- **Task description**: State the number of lines in the records that contain "encoder", with no other words.

- **The input**:
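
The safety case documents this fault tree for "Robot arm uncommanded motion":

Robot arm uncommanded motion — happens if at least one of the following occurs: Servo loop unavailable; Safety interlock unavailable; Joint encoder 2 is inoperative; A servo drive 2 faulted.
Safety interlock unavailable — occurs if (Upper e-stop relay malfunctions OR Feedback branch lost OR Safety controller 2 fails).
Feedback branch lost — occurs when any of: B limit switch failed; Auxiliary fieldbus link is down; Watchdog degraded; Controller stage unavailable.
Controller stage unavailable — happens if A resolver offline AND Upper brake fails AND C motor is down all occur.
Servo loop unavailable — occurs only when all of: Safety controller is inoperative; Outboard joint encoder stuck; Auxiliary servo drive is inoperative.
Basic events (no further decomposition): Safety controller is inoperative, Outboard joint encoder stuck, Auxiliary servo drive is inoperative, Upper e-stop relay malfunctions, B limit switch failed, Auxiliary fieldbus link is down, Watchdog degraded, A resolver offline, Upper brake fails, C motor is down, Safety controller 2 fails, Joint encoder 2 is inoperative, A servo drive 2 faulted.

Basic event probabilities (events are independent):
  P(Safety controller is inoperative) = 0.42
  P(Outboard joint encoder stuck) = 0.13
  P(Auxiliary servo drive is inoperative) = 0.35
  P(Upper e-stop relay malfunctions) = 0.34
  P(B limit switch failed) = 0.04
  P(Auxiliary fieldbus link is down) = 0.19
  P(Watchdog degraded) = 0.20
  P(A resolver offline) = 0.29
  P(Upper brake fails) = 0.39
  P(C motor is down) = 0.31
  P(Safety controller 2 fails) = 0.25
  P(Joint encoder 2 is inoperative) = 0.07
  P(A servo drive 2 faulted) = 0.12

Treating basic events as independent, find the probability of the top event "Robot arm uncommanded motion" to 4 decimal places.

0.7615

P(Servo loop unavailable) [AND] = 0.42 × 0.13 × 0.35 = 0.019110
P(Controller stage unavailable) [AND] = 0.29 × 0.39 × 0.31 = 0.035061
P(Feedback branch lost) [OR] = 1 − (1−0.04) × (1−0.19) × (1−0.20) × (1−0.035061) = 0.399731
P(Safety interlock unavailable) [OR] = 1 − (1−0.34) × (1−0.399731) × (1−0.25) = 0.702867
P(Robot arm uncommanded motion) [OR] = 1 − (1−0.019110) × (1−0.702867) × (1−0.07) × (1−0.12) = 0.761473
Rounded to 4 decimal places: P(Robot arm uncommanded motion) ≈ 0.7615.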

- **Output of the task**: 5